| What needs to be done |
Nothing goes in the answer except the line that contains "Given two sorted" and the lines after it to the end of the material below, unchanged.
==================================================
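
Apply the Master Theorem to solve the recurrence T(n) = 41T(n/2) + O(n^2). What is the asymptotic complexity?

Master Theorem for T(n) = 41T(n/2) + O(n^2):

a = 41, b = 2, c = 2
log_b(a) = log_2(41) = 5.3576

Case 1: c = 2 < log_2(41) = 5.3576
T(n) = O(n^(log_2 41))

For T(n) = 41T(n/2) + O(n^2): log_2(41) = 5.3576. This is Case 1 of the Master Theorem (c < log_b(a), work dominated by leaves), giving O(n^(log_2 41)).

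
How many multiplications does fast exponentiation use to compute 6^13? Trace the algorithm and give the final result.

Computing 6^13 by squaring (build up from 6^1; each line after the first costs one multiplication):

6^1 = 6
6^2 = (6^1)^2 = 6^2 = 36
6^3 = 6 * 6^2 = 6 * 36 = 216
6^6 = (6^3)^2 = 216^2 = 46656
6^12 = (6^6)^2 = 46656^2 = 2176782336
6^13 = 6 * 6^12 = 6 * 2176782336 = 13060694016

Result: 13060694016
Multiplications needed: 5 (5 lines after 6^1)

6^13 = 13060694016. Using exponentiation by squaring, this requires 5 multiplications. The key idea: if the exponent is even, square the half-power; if odd, multiply by the base once.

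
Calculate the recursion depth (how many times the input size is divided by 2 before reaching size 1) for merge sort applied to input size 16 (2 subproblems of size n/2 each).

For divide and conquer with division factor 2:

Problem sizes at each level:
Level 0: 16
Level 1: 8
Level 2: 4
Level 3: 2
Level 4: 1

The root is level 0 and the size-1 base case is level 4 (the tree spans levels 0 through 4, i.e. 5 levels counting the root), so the depth is the number of divisions: log_2(16) = 4

The recursion tree depth is log_2(16) = 4. At each level, the problem size is divided by 2, so it takes 4 divisions to reduce to a base case of size 1. The algorithm makes 2 recursive calls at each level.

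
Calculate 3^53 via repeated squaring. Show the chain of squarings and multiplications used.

Computing 3^53 by squaring (build up from 3^1; each line after the first costs one multiplication):

3^1 = 3
3^2 = (3^1)^2 = 3^2 = 9
3^3 = 3 * 3^2 = 3 * 9 = 27
3^6 = (3^3)^2 = 27^2 = 729
3^12 = (3^6)^2 = 729^2 = 531441
3^13 = 3 * 3^12 = 3 * 531441 = 1594323
3^26 = (3^13)^2 = 1594323^2 = 2541865828329
3^52 = (3^26)^2 = 2541865828329^2 = 6461081889226673298932241
3^53 = 3 * 3^52 = 3 * 6461081889226673298932241 = 19383245667680019896796723

Result: 19383245667680019896796723
Multiplications needed: 8 (8 lines after 3^1)

3^53 = 19383245667680019896796723. Using exponentiation by squaring, this requires 8 multiplications. The key idea: if the exponent is even, square the half-power; if odd, multiply by the base once.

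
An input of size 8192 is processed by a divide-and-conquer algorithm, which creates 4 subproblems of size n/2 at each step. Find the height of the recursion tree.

For divide and conquer with division factor 2:

Problem sizes at each level:
Level 0: 8192
Level 1: 4096
Level 2: 2048
Level 3: 1024
Level 4: 512
Level 5: 256
Level 6: 128
Level 7: 64
Level 8: 32
Level 9: 16
Level 10: 8
Level 11: 4
Level 12: 2
Level 13: 1

The root is level 0 and the size-1 base case is level 13 (the tree spans levels 0 through 13, i.e. 14 levels counting the root), so the depth is the number of divisions: log_2(8192) = 13

The recursion tree depth is log_2(8192) = 13. At each level, the problem size is divided by 2, so it takes 13 divisions to reduce to a base case of size 1. The algorithm makes 4 recursive calls at each level.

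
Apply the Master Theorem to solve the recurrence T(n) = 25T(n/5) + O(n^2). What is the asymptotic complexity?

Master Theorem for T(n) = 25T(n/5) + O(n^2):

a = 25, b = 5, c = 2
log_b(a) = log_5(25) = 2.0000

Case 2: c = 2 = log_5(25) = 2.0000
T(n) = O(n^2 log n) = O(n^2 log n)

For T(n) = 25T(n/5) + O(n^2): log_5(25) = 2.0000. This is Case 2 of the Master Theorem (c = log_b(a), equal work at all levels), giving O(n^2 log n).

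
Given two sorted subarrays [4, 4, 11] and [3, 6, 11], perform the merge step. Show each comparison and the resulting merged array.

Merging process:

Compare 4 vs 3: take 3 from right. Merged: [3]
Compare 4 vs 6: take 4 from left. Merged: [3, 4]
Compare 4 vs 6: take 4 from left. Merged: [3, 4, 4]
Compare 11 vs 6: take 6 from right. Merged: [3, 4, 4, 6]
Compare 11 vs 11: take 11 from left. Merged: [3, 4, 4, 6, 11]
Append remaining from right: [11]. Merged: [3, 4, 4, 6, 11, 11]

Final merged array: [3, 4, 4, 6, 11, 11]
Total comparisons: 5

The merged array is [3, 4, 4, 6, 11, 11], requiring 5 comparisons. The merge step runs in O(n) time where n is the total number of elements.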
==================================================
| Answer to this task |
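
Given two sorted subarrays [4, 4, 11] and [3, 6, 11], perform the merge step. Show each comparison and the resulting merged array.

Merging process:

Compare 4 vs 3: take 3 from right. Merged: [3]
Compare 4 vs 6: take 4 from left. Merged: [3, 4]
Compare 4 vs 6: take 4 from left. Merged: [3, 4, 4]
Compare 11 vs 6: take 6 from right. Merged: [3, 4, 4, 6]
Compare 11 vs 11: take 11 from left. Merged: [3, 4, 4, 6, 11]
Append remaining from right: [11]. Merged: [3, 4, 4, 6, 11, 11]

Final merged array: [3, 4, 4, 6, 11, 11]
Total comparisons: 5

The merged array is [3, 4, 4, 6, 11, 11], requiring 5 comparisons. The merge step runs in O(n) time where n is the total number of elements.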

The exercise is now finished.